About this task
The line containing "Braid word: s1^-1" marks the end; copy exactly all lines from the start of the material up to and including it.

Information given
****

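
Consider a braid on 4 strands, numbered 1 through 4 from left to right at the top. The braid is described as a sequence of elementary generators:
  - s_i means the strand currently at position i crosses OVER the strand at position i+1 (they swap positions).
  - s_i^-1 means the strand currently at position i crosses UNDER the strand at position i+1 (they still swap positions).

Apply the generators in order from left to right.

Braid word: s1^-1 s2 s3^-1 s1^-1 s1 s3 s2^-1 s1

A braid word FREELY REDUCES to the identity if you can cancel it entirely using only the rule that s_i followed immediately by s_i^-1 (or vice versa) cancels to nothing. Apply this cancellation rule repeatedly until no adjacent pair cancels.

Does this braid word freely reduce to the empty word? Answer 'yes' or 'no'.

Answer: yes

Derivation:
Gen 1 (s1^-1): push. Stack: [s1^-1]
Gen 2 (s2): push. Stack: [s1^-1 s2]
Gen 3 (s3^-1): push. Stack: [s1^-1 s2 s3^-1]
Gen 4 (s1^-1): push. Stack: [s1^-1 s2 s3^-1 s1^-1]
Gen 5 (s1): cancels prior s1^-1. Stack: [s1^-1 s2 s3^-1]
Gen 6 (s3): cancels prior s3^-1. Stack: [s1^-1 s2]
Gen 7 (s2^-1): cancels prior s2. Stack: [s1^-1]
Gen 8 (s1): cancels prior s1^-1. Stack: []
Reduced word: (empty)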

****

Solution below
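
Consider a braid on 4 strands, numbered 1 through 4 from left to right at the top. The braid is described as a sequence of elementary generators:
  - s_i means the strand currently at position i crosses OVER the strand at position i+1 (they swap positions).
  - s_i^-1 means the strand currently at position i crosses UNDER the strand at position i+1 (they still swap positions).

Apply the generators in order from left to right.

Braid word: s1^-1 s2 s3^-1 s1^-1 s1 s3 s2^-1 s1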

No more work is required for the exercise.